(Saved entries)
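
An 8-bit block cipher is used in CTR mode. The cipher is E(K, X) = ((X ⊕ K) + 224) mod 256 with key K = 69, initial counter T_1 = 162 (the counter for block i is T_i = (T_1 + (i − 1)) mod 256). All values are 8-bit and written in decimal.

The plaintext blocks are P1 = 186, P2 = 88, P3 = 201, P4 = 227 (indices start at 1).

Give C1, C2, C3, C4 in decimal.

CTR encryption: S_i = E(K, T_i) where T_i is the counter for block i; C_i = P_i ⊕ S_i.
C1: T = 162, S = E(K, T) = 199; 186 ⊕ 199 = 125.
C2: T = 163, S = E(K, T) = 198; 88 ⊕ 198 = 158.
C3: T = 164, S = E(K, T) = 193; 201 ⊕ 193 = 8.
C4: T = 165, S = E(K, T) = 192; 227 ⊕ 192 = 35.

C1 = 125, C2 = 158, C3 = 8, C4 = 35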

Required action
Retype each record. Keep every character as it is.

Response to the exercise
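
An 8-bit block cipher is used in CTR mode. The cipher is E(K, X) = ((X ⊕ K) + 224) mod 256 with key K = 69, initial counter T_1 = 162 (the counter for block i is T_i = (T_1 + (i − 1)) mod 256). All values are 8-bit and written in decimal.

The plaintext blocks are P1 = 186, P2 = 88, P3 = 201, P4 = 227 (indices start at 1).

Give C1, C2, C3, C4 in decimal.

CTR encryption: S_i = E(K, T_i) where T_i is the counter for block i; C_i = P_i ⊕ S_i.
C1: T = 162, S = E(K, T) = 199; 186 ⊕ 199 = 125.
C2: T = 163, S = E(K, T) = 198; 88 ⊕ 198 = 158.
C3: T = 164, S = E(K, T) = 193; 201 ⊕ 193 = 8.
C4: T = 165, S = E(K, T) = 192; 227 ⊕ 192 = 35.

C1 = 125, C2 = 158, C3 = 8, C4 = 35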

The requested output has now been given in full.